#### ACTIVITY
Would you please output, word for word, the span of the listing below that opens on the line containing "Iteratively Factor: y^3" and closes on the line containing "Gather n: -45*n^3"? Include both ends and nothing more.

#### SOURCE DATA
Segment Open

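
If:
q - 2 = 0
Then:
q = 2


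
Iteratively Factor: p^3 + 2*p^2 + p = (p + 1)*(p^2 + p) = p*(p + 1)*(p + 1)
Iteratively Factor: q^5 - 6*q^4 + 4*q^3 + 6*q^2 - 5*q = (q)*(q^4 - 6*q^3 + 4*q^2 + 6*q - 5) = q*(q - 1)*(q^3 - 5*q^2 - q + 5) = q*(q - 1)^2*(q^2 - 4*q - 5) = q*(q - 1)^2*(q + 1)*(q - 5)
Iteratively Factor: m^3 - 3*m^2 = (m)*(m^2 - 3*m) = m*(m - 3)*(m)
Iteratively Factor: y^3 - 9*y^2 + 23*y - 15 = (y - 3)*(y^2 - 6*y + 5) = (y - 5)*(y - 3)*(y - 1)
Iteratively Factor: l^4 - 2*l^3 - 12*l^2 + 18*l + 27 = (l - 3)*(l^3 + l^2 - 9*l - 9) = (l - 3)*(l + 1)*(l^2 - 9) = (l - 3)*(l + 1)*(l + 3)*(l - 3)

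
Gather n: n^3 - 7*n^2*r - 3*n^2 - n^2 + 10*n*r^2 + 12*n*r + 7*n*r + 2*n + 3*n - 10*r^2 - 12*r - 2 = n^3 + n^2*(-7*r - 4) + n*(10*r^2 + 19*r + 5) - 10*r^2 - 12*r - 2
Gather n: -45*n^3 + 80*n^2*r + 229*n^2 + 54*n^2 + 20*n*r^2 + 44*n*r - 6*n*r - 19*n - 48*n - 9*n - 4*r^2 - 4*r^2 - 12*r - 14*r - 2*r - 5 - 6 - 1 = -45*n^3 + n^2*(80*r + 283) + n*(20*r^2 + 38*r - 76) - 8*r^2 - 28*r - 12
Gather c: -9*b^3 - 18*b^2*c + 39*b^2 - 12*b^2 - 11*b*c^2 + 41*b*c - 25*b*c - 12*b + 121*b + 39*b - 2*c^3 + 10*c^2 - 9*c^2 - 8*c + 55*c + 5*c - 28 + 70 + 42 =-9*b^3 + 27*b^2 + 148*b - 2*c^3 + c^2*(1 - 11*b) + c*(-18*b^2 + 16*b + 52) + 84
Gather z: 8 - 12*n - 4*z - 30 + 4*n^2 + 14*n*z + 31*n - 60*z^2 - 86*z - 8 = 4*n^2 + 19*n - 60*z^2 + z*(14*n - 90) - 30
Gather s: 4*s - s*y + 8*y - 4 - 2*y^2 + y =s*(4 - y) - 2*y^2 + 9*y - 4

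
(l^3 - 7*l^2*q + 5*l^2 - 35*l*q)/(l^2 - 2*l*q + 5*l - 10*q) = l*(-l + 7*q)/(-l + 2*q)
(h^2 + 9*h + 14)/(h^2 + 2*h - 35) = (h + 2)/(h - 5)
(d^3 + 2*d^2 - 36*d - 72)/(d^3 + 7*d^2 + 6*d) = (d^2 - 4*d - 12)/(d*(d + 1))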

Segment Closed

#### OUTPUT BELOW
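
Iteratively Factor: y^3 - 9*y^2 + 23*y - 15 = (y - 3)*(y^2 - 6*y + 5) = (y - 5)*(y - 3)*(y - 1)
Iteratively Factor: l^4 - 2*l^3 - 12*l^2 + 18*l + 27 = (l - 3)*(l^3 + l^2 - 9*l - 9) = (l - 3)*(l + 1)*(l^2 - 9) = (l - 3)*(l + 1)*(l + 3)*(l - 3)

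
Gather n: n^3 - 7*n^2*r - 3*n^2 - n^2 + 10*n*r^2 + 12*n*r + 7*n*r + 2*n + 3*n - 10*r^2 - 12*r - 2 = n^3 + n^2*(-7*r - 4) + n*(10*r^2 + 19*r + 5) - 10*r^2 - 12*r - 2
Gather n: -45*n^3 + 80*n^2*r + 229*n^2 + 54*n^2 + 20*n*r^2 + 44*n*r - 6*n*r - 19*n - 48*n - 9*n - 4*r^2 - 4*r^2 - 12*r - 14*r - 2*r - 5 - 6 - 1 = -45*n^3 + n^2*(80*r + 283) + n*(20*r^2 + 38*r - 76) - 8*r^2 - 28*r - 12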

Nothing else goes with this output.